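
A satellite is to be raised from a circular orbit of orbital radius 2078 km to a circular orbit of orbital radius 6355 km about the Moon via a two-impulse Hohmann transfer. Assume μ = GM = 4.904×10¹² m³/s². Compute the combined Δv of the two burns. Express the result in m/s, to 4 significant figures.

Δv_total ≈ 611.5 m/s

r₁ = 2078 km = 2.078×10⁶ m.
r₂ = 6355 km = 6.355×10⁶ m.
Transfer ellipse a_t = (r₁ + r₂)/2 = 4.216×10⁶ m.
At r₁: circular v_c1 = √(μ/r₁) = 1536 m/s; transfer-perilune v_p = √[μ(2/r₁ − 1/a_t)] = 1886 m/s.
Δv₁ = v_p − v_c1 = 349.8 m/s.
At r₂: circular v_c2 = √(μ/r₂) = 878.5 m/s; transfer-apolune v_a = √[μ(2/r₂ − 1/a_t)] = 616.7 m/s.
Δv₂ = v_c2 − v_a = 261.8 m/s.
Total Δv = Δv₁ + Δv₂ = 611.5 m/s.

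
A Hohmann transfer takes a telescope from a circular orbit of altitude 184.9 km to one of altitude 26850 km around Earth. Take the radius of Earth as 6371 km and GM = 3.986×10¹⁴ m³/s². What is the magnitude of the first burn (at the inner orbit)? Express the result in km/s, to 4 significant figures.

r₁ = 6371 + 184.9 = 6555.9 km = 6.5559×10⁶ m.
r₂ = 6371 + 26850 = 33221 km = 3.3221×10⁷ m.
Transfer ellipse a_t = (r₁ + r₂)/2 = 1.989×10⁷ m.
At r₁: circular v_c1 = √(μ/r₁) = 7797 m/s; transfer-perigee v_p = √[μ(2/r₁ − 1/a_t)] = 10080 m/s.
Δv₁ = v_p − v_c1 = 2280 m/s.
= 2.280 km/s.

Δv ≈ 2.280 km/s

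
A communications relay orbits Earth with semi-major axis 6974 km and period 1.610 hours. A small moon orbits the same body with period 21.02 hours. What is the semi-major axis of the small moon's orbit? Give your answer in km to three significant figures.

Kepler's third law: a³ ∝ T², so a₂ = a₁ (T₂/T₁)^(2/3).
T₂/T₁ = 13.06, (T₂/T₁)^(2/3) = 5.545.
a₂ = 6974 × 5.545 = 38670 km.

a₂ ≈ 38700 km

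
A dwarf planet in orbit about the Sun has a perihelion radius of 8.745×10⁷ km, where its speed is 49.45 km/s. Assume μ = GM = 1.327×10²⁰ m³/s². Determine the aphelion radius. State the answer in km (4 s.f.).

r_p = 8.745×10¹⁰ m.
Specific energy ε = v²/2 − μ/r = -2.948×10⁸ J/kg, so a = −μ/(2ε) = 2.251×10¹¹ m.
The apsides satisfy r_p + r_a = 2a, so the aphelion radius is 2a − r_p = 3.627×10¹¹ m = 3.6271×10⁸ km.

aphelion radius ≈ 3.627×10⁸ km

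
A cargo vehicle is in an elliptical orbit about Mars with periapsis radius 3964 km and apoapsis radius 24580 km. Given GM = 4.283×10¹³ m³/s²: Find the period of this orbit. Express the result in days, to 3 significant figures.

Semi-major axis a = (r_p + r_a)/2 = (3964.0 + 24580)/2 = 14272 km = 1.427×10⁷ m.
By Kepler's third law T = 2π√(a³/μ) = 2π × 8.239×10³ = 5.176×10⁴ s.
= 0.5991 days.

T ≈ 0.599 days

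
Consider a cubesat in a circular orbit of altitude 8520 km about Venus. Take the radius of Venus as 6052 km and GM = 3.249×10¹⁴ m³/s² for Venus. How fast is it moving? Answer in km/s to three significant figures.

r = 6052 + 8520 = 14572 km = 1.4572×10⁷ m.
For a circular orbit v = √(μ/r) = √(3.249×10¹⁴ / 1.457×10⁷) = √(2.230×10⁷) = 4722 m/s.
That is 4.722 km/s.

v ≈ 4.72 km/s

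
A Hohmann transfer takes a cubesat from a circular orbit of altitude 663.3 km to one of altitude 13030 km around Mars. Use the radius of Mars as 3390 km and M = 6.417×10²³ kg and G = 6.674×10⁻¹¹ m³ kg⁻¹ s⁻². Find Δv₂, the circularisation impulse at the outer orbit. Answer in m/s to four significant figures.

Δv ≈ 598.8 m/s

μ = GM = 6.674×10⁻¹¹ × 6.417×10²³ = 4.283×10¹³ m³/s².
r₁ = 3390 + 663.3 = 4053.3 km = 4.0533×10⁶ m.
r₂ = 3390 + 13030 = 16420 km = 1.6420×10⁷ m.
Transfer ellipse a_t = (r₁ + r₂)/2 = 1.024×10⁷ m.
At r₁: circular v_c1 = √(μ/r₁) = 3251 m/s; transfer-periapsis v_p = √[μ(2/r₁ − 1/a_t)] = 4117 m/s.
At r₂: circular v_c2 = √(μ/r₂) = 1615 m/s; transfer-apoapsis v_a = √[μ(2/r₂ − 1/a_t)] = 1016 m/s.
Δv₂ = v_c2 − v_a = 598.8 m/s.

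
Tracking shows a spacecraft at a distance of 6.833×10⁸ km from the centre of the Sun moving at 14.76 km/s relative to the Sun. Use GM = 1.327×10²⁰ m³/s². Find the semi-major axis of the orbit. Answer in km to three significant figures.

a ≈ 7.78×10⁸ km

r = 6.833×10¹¹ m.
Vis-viva rearranged: 1/a = 2/r − v²/μ = 2.927×10⁻¹² − 1.642×10⁻¹² = 1.285×10⁻¹² m⁻¹.
a = 7.781×10¹¹ m = 7.7806×10⁸ km.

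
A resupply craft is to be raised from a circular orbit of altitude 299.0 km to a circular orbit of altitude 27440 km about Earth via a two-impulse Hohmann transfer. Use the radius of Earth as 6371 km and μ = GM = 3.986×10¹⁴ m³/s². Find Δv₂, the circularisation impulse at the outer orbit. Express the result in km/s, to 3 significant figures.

Δv ≈ 1.46 km/s

r₁ = 6371 + 299.0 = 6670.0 km = 6.6700×10⁶ m.
r₂ = 6371 + 27440 = 33811 km = 3.3811×10⁷ m.
Transfer ellipse a_t = (r₁ + r₂)/2 = 2.024×10⁷ m.
At r₁: circular v_c1 = √(μ/r₁) = 7730 m/s; transfer-perigee v_p = √[μ(2/r₁ − 1/a_t)] = 9991 m/s.
At r₂: circular v_c2 = √(μ/r₂) = 3434 m/s; transfer-apogee v_a = √[μ(2/r₂ − 1/a_t)] = 1971 m/s.
Δv₂ = v_c2 − v_a = 1462 m/s.
= 1.462 km/s.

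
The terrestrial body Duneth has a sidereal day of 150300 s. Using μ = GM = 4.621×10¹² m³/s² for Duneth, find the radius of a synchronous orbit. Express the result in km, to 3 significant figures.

A synchronous orbit has period T, so by Kepler's third law a = (μT²/4π²)^(1/3).
μT²/4π² = 4.621×10¹² × (1.503×10⁵)² / 39.48 = 2.644×10²¹ m³.
a = 1.383×10⁷ m = 13828 km.

r_sync ≈ 13800 km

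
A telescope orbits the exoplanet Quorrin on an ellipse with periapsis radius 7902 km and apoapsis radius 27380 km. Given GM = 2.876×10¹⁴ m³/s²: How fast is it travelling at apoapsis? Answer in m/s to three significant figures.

Semi-major axis a = (r_p + r_a)/2 = 17641 km = 1.764×10⁷ m.
Vis-viva: v² = μ(2/r − 1/a) = 2.876×10¹⁴ × (7.305×10⁻⁸ − 5.669×10⁻⁸) = 4.705×10⁶ m²/s².
v = 2169 m/s.

v ≈ 2170 m/s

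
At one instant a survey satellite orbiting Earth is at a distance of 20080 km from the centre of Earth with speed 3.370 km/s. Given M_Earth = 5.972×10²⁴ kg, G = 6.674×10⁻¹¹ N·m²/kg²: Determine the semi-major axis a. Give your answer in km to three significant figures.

a ≈ 14100 km

μ = GM = 6.674×10⁻¹¹ × 5.972×10²⁴ = 3.986×10¹⁴ m³/s².
r = 2.008×10⁷ m.
Specific orbital energy ε = v²/2 − μ/r = (3370)²/2 − 3.986×10¹⁴/2.008×10⁷ = -1.417×10⁷ J/kg.
Since ε = −μ/(2a), a = −μ/(2ε) = 1.406×10⁷ m = 14063 km.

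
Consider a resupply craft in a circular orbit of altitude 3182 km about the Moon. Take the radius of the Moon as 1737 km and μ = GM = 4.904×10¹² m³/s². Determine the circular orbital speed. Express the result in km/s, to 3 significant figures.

v ≈ 0.998 km/s

r = 1737 + 3182 = 4919.0 km = 4.9190×10⁶ m.
For a circular orbit v = √(μ/r) = √(4.904×10¹² / 4.919×10⁶) = √(9.970×10⁵) = 998.5 m/s.
That is 0.9985 km/s.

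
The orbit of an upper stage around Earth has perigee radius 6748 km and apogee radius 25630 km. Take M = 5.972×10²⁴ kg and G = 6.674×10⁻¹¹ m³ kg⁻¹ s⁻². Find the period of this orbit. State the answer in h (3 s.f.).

T ≈ 5.69 h

μ = GM = 6.674×10⁻¹¹ × 5.972×10²⁴ = 3.986×10¹⁴ m³/s².
Semi-major axis a = (r_p + r_a)/2 = (6748.0 + 25630)/2 = 16189 km = 1.619×10⁷ m.
By Kepler's third law T = 2π√(a³/μ) = 2π × 3.263×10³ = 2.050×10⁴ s.
= 5.694 h.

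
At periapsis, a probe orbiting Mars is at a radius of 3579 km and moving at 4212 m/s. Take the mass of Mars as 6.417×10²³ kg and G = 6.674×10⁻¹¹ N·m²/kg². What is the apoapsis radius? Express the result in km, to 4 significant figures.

μ = GM = 6.674×10⁻¹¹ × 6.417×10²³ = 4.283×10¹³ m³/s².
r_p = 3.579×10⁶ m.
Specific energy ε = v²/2 − μ/r = -3.096×10⁶ J/kg, so a = −μ/(2ε) = 6.917×10⁶ m.
The apsides satisfy r_p + r_a = 2a, so the apoapsis radius is 2a − r_p = 1.026×10⁷ m = 10255 km.

apoapsis radius ≈ 10260 km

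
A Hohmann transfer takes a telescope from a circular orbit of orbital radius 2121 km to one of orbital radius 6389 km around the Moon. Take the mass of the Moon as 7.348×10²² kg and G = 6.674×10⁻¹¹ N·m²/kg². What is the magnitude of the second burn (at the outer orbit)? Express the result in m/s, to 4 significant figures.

μ = GM = 6.674×10⁻¹¹ × 7.348×10²² = 4.904×10¹² m³/s².
r₁ = 2121 km = 2.121×10⁶ m.
r₂ = 6389 km = 6.389×10⁶ m.
Transfer ellipse a_t = (r₁ + r₂)/2 = 4.255×10⁶ m.
At r₁: circular v_c1 = √(μ/r₁) = 1521 m/s; transfer-perilune v_p = √[μ(2/r₁ − 1/a_t)] = 1863 m/s.
At r₂: circular v_c2 = √(μ/r₂) = 876.1 m/s; transfer-apolune v_a = √[μ(2/r₂ − 1/a_t)] = 618.6 m/s.
Δv₂ = v_c2 − v_a = 257.6 m/s.

Δv ≈ 257.6 m/s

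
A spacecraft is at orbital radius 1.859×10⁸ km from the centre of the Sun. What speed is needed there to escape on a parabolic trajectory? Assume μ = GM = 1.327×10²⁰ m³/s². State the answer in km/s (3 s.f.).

v_esc ≈ 37.8 km/s

r = 1.859×10⁸ km = 1.859×10¹¹ m.
Escape speed v_esc = √(2μ/r) = √(2 × 1.327×10²⁰ / 1.859×10¹¹) = √(1.428×10⁹) = 37780 m/s.
= 37.78 km/s.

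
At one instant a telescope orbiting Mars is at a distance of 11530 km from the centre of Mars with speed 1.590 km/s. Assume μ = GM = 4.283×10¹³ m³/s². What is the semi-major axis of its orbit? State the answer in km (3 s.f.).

a ≈ 8740 km

r = 1.153×10⁷ m.
Vis-viva rearranged: 1/a = 2/r − v²/μ = 1.735×10⁻⁷ − 5.903×10⁻⁸ = 1.144×10⁻⁷ m⁻¹.
a = 8.739×10⁶ m = 8738.6 km.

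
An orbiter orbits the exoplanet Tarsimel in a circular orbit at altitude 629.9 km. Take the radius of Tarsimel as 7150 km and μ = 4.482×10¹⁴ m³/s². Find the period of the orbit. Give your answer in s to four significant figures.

T ≈ 6440 s

r = 7150 + 629.9 = 7779.9 km = 7.7799×10⁶ m.
Kepler's third law: T = 2π√(r³/μ) = 2π√((7.780×10⁶)³ / 4.482×10¹⁴).
r³/μ = 1.051×10⁶ s², so T = 2π × 1.025×10³ = 6.440×10³ s.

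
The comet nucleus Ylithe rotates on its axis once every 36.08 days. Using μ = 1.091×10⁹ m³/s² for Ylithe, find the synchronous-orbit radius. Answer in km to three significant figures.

T = 36.08 days = 3.117×10⁶ s.
A synchronous orbit has period T, so by Kepler's third law a = (μT²/4π²)^(1/3).
μT²/4π² = 1.091×10⁹ × (3.117×10⁶)² / 39.48 = 2.686×10²⁰ m³.
a = 6.452×10⁶ m = 6451.7 km.

r_sync ≈ 6450 km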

> [BRIEF]: Retype only the lines running from the line with "An orbiter orbits" to the end of the listing, including both of those lines.

> [ANSWER TO THIS TASK]:
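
An orbiter orbits the exoplanet Tarsimel in a circular orbit at altitude 629.9 km. Take the radius of Tarsimel as 7150 km and μ = 4.482×10¹⁴ m³/s². Find the period of the orbit. Give your answer in s to four significant figures.

T ≈ 6440 s

r = 7150 + 629.9 = 7779.9 km = 7.7799×10⁶ m.
Kepler's third law: T = 2π√(r³/μ) = 2π√((7.780×10⁶)³ / 4.482×10¹⁴).
r³/μ = 1.051×10⁶ s², so T = 2π × 1.025×10³ = 6.440×10³ s.

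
The comet nucleus Ylithe rotates on its axis once every 36.08 days. Using μ = 1.091×10⁹ m³/s² for Ylithe, find the synchronous-orbit radius. Answer in km to three significant figures.

T = 36.08 days = 3.117×10⁶ s.
A synchronous orbit has period T, so by Kepler's third law a = (μT²/4π²)^(1/3).
μT²/4π² = 1.091×10⁹ × (3.117×10⁶)² / 39.48 = 2.686×10²⁰ m³.
a = 6.452×10⁶ m = 6451.7 km.

r_sync ≈ 6450 km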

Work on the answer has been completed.